_THE TASK_: For this exercise, restate word for word only the lines from the first line of the data to the line containing "voice 1: D4:2".
◇ ◇ ◇ ◇
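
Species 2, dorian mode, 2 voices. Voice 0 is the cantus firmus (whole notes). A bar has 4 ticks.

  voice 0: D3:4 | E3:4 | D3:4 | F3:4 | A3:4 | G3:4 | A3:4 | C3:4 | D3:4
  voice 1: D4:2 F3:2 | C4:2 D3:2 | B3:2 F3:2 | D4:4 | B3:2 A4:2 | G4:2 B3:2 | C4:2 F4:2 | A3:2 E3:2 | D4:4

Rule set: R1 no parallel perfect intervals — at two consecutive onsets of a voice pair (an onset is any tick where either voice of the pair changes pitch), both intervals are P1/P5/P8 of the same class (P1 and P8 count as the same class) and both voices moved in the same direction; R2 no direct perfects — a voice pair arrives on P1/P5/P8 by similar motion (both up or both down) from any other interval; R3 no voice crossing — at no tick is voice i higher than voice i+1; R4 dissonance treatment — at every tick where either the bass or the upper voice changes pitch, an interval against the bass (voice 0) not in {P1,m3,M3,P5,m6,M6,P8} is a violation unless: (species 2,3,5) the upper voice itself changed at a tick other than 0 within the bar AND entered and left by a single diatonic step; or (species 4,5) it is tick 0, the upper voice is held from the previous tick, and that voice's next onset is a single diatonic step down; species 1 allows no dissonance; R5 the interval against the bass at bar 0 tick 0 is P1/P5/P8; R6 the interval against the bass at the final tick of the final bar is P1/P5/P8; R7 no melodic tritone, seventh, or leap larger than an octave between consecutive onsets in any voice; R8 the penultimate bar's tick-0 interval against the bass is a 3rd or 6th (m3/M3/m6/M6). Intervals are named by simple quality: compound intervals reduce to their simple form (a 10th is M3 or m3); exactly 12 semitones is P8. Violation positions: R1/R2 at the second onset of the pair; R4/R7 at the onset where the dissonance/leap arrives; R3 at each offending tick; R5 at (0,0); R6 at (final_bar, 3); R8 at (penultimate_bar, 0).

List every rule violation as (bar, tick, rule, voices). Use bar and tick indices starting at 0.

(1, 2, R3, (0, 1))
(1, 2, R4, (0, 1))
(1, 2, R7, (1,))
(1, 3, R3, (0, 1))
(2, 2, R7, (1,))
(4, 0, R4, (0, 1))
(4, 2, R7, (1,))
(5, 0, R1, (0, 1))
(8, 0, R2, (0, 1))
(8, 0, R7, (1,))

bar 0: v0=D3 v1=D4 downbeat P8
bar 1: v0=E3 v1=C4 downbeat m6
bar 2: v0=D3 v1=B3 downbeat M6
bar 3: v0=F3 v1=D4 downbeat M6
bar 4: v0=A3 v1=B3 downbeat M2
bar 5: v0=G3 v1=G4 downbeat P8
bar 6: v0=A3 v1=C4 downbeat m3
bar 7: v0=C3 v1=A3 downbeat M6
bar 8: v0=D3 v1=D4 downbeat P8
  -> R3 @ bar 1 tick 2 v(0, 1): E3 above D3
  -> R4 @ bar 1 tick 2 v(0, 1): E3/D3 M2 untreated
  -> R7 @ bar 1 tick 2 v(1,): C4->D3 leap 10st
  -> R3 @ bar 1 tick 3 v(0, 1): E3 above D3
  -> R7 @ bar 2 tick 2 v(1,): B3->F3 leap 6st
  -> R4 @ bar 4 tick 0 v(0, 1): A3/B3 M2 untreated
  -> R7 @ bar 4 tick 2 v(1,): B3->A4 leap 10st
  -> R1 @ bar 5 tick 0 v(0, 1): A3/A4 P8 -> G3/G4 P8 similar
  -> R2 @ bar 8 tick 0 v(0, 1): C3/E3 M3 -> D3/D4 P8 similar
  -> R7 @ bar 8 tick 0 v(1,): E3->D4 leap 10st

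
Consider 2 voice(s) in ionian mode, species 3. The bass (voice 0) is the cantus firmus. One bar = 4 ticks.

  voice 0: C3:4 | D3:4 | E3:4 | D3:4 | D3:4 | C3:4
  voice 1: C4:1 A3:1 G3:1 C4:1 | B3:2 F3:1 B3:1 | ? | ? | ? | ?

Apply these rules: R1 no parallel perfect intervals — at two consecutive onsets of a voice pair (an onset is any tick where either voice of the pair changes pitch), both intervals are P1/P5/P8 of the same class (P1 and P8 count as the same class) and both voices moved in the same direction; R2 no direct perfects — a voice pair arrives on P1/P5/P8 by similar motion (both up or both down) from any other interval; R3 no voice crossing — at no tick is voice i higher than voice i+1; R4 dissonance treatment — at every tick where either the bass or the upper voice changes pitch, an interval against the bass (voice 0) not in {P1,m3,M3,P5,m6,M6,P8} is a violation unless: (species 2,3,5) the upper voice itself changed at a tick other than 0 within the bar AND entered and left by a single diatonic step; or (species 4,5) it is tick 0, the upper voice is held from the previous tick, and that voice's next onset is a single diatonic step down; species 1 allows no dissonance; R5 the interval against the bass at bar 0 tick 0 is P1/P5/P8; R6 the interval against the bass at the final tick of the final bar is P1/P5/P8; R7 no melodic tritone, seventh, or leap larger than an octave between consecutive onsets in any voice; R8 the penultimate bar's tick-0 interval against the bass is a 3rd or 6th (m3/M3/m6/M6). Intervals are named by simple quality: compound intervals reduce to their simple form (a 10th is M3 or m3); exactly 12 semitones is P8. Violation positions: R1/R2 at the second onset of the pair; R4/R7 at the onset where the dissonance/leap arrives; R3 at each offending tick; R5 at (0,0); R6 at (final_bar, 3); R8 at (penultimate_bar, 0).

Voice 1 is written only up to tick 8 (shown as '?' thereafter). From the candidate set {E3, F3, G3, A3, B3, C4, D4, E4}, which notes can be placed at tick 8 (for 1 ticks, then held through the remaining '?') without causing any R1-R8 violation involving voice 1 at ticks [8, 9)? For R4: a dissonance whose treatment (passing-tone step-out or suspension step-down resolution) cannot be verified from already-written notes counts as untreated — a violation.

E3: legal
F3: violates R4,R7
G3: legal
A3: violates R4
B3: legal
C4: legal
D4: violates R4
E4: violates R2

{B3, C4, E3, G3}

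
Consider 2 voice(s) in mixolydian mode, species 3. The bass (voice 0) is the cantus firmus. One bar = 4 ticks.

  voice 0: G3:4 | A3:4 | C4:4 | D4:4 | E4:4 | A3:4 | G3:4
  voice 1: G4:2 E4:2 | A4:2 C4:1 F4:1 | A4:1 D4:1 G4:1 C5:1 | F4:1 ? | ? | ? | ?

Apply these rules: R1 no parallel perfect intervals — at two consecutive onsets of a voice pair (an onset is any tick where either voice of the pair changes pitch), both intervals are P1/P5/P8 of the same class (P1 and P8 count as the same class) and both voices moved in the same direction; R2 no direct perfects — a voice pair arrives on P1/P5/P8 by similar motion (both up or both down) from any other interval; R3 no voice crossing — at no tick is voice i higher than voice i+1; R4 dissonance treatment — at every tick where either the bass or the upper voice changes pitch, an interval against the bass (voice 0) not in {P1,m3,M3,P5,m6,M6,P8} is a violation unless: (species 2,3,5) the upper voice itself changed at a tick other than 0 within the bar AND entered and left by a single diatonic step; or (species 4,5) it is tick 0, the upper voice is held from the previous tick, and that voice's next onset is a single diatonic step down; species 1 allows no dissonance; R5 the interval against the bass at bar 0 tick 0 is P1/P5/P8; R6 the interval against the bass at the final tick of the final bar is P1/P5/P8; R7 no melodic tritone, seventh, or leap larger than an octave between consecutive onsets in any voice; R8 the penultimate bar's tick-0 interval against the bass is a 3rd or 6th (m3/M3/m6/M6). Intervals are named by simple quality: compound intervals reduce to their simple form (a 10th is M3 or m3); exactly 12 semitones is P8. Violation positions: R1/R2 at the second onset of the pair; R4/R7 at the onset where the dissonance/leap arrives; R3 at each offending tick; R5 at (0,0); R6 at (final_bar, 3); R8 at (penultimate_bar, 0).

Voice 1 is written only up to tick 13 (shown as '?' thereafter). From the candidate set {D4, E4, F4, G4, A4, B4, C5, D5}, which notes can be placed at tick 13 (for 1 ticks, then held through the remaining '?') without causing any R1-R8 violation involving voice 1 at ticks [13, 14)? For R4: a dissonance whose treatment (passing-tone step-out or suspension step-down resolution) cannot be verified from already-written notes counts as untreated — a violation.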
◇ ◇ ◇ ◇
_SOLUTION TO THIS TASK_:
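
Species 2, dorian mode, 2 voices. Voice 0 is the cantus firmus (whole notes). A bar has 4 ticks.

  voice 0: D3:4 | E3:4 | D3:4 | F3:4 | A3:4 | G3:4 | A3:4 | C3:4 | D3:4
  voice 1: D4:2 F3:2 | C4:2 D3:2 | B3:2 F3:2 | D4:4 | B3:2 A4:2 | G4:2 B3:2 | C4:2 F4:2 | A3:2 E3:2 | D4:4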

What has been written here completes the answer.